____ MATERIAL PROVIDED
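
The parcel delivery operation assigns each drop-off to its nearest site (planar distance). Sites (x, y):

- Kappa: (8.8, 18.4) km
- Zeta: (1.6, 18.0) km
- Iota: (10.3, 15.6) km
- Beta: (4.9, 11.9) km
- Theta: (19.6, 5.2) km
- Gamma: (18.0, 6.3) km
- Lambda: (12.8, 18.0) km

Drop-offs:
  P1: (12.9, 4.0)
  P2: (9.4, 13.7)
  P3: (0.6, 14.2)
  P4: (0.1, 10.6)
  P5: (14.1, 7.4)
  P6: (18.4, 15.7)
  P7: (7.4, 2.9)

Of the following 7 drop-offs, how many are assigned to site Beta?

P1 → Gamma
P2 → Iota
P3 → Zeta
P4 → Beta
P5 → Gamma
P6 → Lambda
P7 → Beta
2 of the 7 go to Beta.

2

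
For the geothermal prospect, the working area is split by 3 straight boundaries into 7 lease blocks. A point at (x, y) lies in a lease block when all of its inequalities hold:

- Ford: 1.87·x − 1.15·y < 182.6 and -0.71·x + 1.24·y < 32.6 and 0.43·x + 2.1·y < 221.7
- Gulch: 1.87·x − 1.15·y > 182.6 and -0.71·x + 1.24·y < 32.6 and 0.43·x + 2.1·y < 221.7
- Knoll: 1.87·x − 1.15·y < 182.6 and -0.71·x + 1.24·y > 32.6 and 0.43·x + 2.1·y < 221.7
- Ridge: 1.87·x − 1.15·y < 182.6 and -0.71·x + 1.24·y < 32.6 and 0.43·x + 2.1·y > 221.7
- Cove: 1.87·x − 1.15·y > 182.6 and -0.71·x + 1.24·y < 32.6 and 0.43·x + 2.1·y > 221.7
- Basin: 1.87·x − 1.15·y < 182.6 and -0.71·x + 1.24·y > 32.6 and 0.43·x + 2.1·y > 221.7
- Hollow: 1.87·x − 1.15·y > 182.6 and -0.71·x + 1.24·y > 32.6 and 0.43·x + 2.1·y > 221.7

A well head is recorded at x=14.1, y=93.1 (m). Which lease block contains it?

Knoll

1.87·14.1 − 1.15·93.1 = -80.698, which is < 182.6
-0.71·14.1 + 1.24·93.1 = 105.433, which is > 32.6
0.43·14.1 + 2.1·93.1 = 201.573, which is < 221.7
This sign pattern matches Knoll.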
________
### WHAT THE TASK ASKS
Starting at the line that contains "Of the following", write out every line through the last one in the data above, exactly as it stands.

### REPLY TO THE EXERCISE
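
Of the following 7 drop-offs, how many are assigned to site Beta?

P1 → Gamma
P2 → Iota
P3 → Zeta
P4 → Beta
P5 → Gamma
P6 → Lambda
P7 → Beta
2 of the 7 go to Beta.

2

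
For the geothermal prospect, the working area is split by 3 straight boundaries into 7 lease blocks. A point at (x, y) lies in a lease block when all of its inequalities hold:

- Ford: 1.87·x − 1.15·y < 182.6 and -0.71·x + 1.24·y < 32.6 and 0.43·x + 2.1·y < 221.7
- Gulch: 1.87·x − 1.15·y > 182.6 and -0.71·x + 1.24·y < 32.6 and 0.43·x + 2.1·y < 221.7
- Knoll: 1.87·x − 1.15·y < 182.6 and -0.71·x + 1.24·y > 32.6 and 0.43·x + 2.1·y < 221.7
- Ridge: 1.87·x − 1.15·y < 182.6 and -0.71·x + 1.24·y < 32.6 and 0.43·x + 2.1·y > 221.7
- Cove: 1.87·x − 1.15·y > 182.6 and -0.71·x + 1.24·y < 32.6 and 0.43·x + 2.1·y > 221.7
- Basin: 1.87·x − 1.15·y < 182.6 and -0.71·x + 1.24·y > 32.6 and 0.43·x + 2.1·y > 221.7
- Hollow: 1.87·x − 1.15·y > 182.6 and -0.71·x + 1.24·y > 32.6 and 0.43·x + 2.1·y > 221.7

A well head is recorded at x=14.1, y=93.1 (m). Which lease block contains it?

Knoll

1.87·14.1 − 1.15·93.1 = -80.698, which is < 182.6
-0.71·14.1 + 1.24·93.1 = 105.433, which is > 32.6
0.43·14.1 + 2.1·93.1 = 201.573, which is < 221.7
This sign pattern matches Knoll.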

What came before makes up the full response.